====== Data for review ======
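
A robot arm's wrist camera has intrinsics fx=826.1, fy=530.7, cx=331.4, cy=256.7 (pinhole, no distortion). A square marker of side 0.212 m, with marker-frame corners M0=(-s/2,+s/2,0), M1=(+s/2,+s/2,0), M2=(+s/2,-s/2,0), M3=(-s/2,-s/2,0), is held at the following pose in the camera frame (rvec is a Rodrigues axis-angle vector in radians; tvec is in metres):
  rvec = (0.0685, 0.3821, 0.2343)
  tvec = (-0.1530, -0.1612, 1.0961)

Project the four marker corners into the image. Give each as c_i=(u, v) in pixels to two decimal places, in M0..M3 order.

c0=(135.94, 217.96) c1=(269.53, 240.35) c2=(303.89, 135.59) c3=(165.18, 119.88)

Intrinsics K: fx=826.1, fy=530.7, cx=331.4, cy=256.7
Marker side s = 0.212 m; corners in marker frame (Z=0):
  M0 = (-0.1060, +0.1060, 0)
  M1 = (+0.1060, +0.1060, 0)
  M2 = (+0.1060, -0.1060, 0)
  M3 = (-0.1060, -0.1060, 0)
rvec = (0.0685, 0.3821, 0.2343), |rvec| = θ = 0.45342 rad = 25.979°
Rodrigues: sinθ=0.43804, 1−cosθ=0.10105; R = I + sinθ·[k]× + (1−cosθ)·[k]×²:
    [+0.90126 -0.21349 +0.37703]
    [+0.23922 +0.97071 -0.02218]
    [-0.36125 +0.11018 +0.92594]
t = (-0.1530, -0.1612, 1.0961) m
M0: Pc = R·M0+t = (-0.27116, -0.08366, +1.14607); u = 826.1·(-0.27116)/1.14607 + 331.4 = 135.9426, v = 530.7·(-0.08366)/1.14607 + 256.7 = 217.9597
M1: Pc = R·M1+t = (-0.08010, -0.03295, +1.06949); u = 826.1·(-0.08010)/1.06949 + 331.4 = 269.5315, v = 530.7·(-0.03295)/1.06949 + 256.7 = 240.3509
M2: Pc = R·M2+t = (-0.03484, -0.23874, +1.04613); u = 826.1·(-0.03484)/1.04613 + 331.4 = 303.8906, v = 530.7·(-0.23874)/1.04613 + 256.7 = 135.5882
M3: Pc = R·M3+t = (-0.22590, -0.28945, +1.12271); u = 826.1·(-0.22590)/1.12271 + 331.4 = 165.1786, v = 530.7·(-0.28945)/1.12271 + 256.7 = 119.8775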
======
Determine how many lines of the listing include the word "tvec" and report nothing but the number.

2